» **Your assignment**: Every line below needs to be reproduced exactly.

» **Records to use**:
================================
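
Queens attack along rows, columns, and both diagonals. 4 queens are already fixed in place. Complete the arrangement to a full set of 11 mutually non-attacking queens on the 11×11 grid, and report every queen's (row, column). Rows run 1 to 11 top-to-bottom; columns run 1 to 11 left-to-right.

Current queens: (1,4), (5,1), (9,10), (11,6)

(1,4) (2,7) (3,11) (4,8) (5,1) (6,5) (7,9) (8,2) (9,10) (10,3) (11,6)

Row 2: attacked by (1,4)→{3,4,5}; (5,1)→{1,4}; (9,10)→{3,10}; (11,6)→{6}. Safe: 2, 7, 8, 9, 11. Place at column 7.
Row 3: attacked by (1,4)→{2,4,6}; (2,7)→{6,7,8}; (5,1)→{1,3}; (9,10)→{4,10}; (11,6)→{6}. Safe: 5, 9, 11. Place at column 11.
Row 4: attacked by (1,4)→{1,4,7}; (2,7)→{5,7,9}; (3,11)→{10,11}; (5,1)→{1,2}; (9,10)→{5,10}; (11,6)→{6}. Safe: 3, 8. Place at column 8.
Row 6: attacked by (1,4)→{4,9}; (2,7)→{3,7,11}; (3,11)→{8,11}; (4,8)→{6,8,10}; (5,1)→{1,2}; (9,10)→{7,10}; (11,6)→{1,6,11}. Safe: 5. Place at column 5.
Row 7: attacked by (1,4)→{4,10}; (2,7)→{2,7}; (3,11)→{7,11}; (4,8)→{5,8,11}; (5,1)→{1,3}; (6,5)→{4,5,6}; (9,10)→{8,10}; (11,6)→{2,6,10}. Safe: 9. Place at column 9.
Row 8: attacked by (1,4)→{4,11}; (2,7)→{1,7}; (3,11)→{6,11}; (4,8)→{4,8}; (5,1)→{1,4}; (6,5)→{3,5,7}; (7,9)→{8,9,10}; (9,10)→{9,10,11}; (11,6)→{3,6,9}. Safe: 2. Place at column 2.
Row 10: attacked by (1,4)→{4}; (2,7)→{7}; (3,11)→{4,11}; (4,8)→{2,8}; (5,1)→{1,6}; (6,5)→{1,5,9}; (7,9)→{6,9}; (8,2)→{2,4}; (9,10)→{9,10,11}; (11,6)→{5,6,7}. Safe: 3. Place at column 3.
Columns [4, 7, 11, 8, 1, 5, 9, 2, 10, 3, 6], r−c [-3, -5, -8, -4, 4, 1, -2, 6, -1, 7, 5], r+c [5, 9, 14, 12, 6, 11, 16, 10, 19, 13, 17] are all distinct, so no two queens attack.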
================================
» **The completed task**:
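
Queens attack along rows, columns, and both diagonals. 4 queens are already fixed in place. Complete the arrangement to a full set of 11 mutually non-attacking queens on the 11×11 grid, and report every queen's (row, column). Rows run 1 to 11 top-to-bottom; columns run 1 to 11 left-to-right.

Current queens: (1,4), (5,1), (9,10), (11,6)

(1,4) (2,7) (3,11) (4,8) (5,1) (6,5) (7,9) (8,2) (9,10) (10,3) (11,6)

Row 2: attacked by (1,4)→{3,4,5}; (5,1)→{1,4}; (9,10)→{3,10}; (11,6)→{6}. Safe: 2, 7, 8, 9, 11. Place at column 7.
Row 3: attacked by (1,4)→{2,4,6}; (2,7)→{6,7,8}; (5,1)→{1,3}; (9,10)→{4,10}; (11,6)→{6}. Safe: 5, 9, 11. Place at column 11.
Row 4: attacked by (1,4)→{1,4,7}; (2,7)→{5,7,9}; (3,11)→{10,11}; (5,1)→{1,2}; (9,10)→{5,10}; (11,6)→{6}. Safe: 3, 8. Place at column 8.
Row 6: attacked by (1,4)→{4,9}; (2,7)→{3,7,11}; (3,11)→{8,11}; (4,8)→{6,8,10}; (5,1)→{1,2}; (9,10)→{7,10}; (11,6)→{1,6,11}. Safe: 5. Place at column 5.
Row 7: attacked by (1,4)→{4,10}; (2,7)→{2,7}; (3,11)→{7,11}; (4,8)→{5,8,11}; (5,1)→{1,3}; (6,5)→{4,5,6}; (9,10)→{8,10}; (11,6)→{2,6,10}. Safe: 9. Place at column 9.
Row 8: attacked by (1,4)→{4,11}; (2,7)→{1,7}; (3,11)→{6,11}; (4,8)→{4,8}; (5,1)→{1,4}; (6,5)→{3,5,7}; (7,9)→{8,9,10}; (9,10)→{9,10,11}; (11,6)→{3,6,9}. Safe: 2. Place at column 2.
Row 10: attacked by (1,4)→{4}; (2,7)→{7}; (3,11)→{4,11}; (4,8)→{2,8}; (5,1)→{1,6}; (6,5)→{1,5,9}; (7,9)→{6,9}; (8,2)→{2,4}; (9,10)→{9,10,11}; (11,6)→{5,6,7}. Safe: 3. Place at column 3.
Columns [4, 7, 11, 8, 1, 5, 9, 2, 10, 3, 6], r−c [-3, -5, -8, -4, 4, 1, -2, 6, -1, 7, 5], r+c [5, 9, 14, 12, 6, 11, 16, 10, 19, 13, 17] are all distinct, so no two queens attack.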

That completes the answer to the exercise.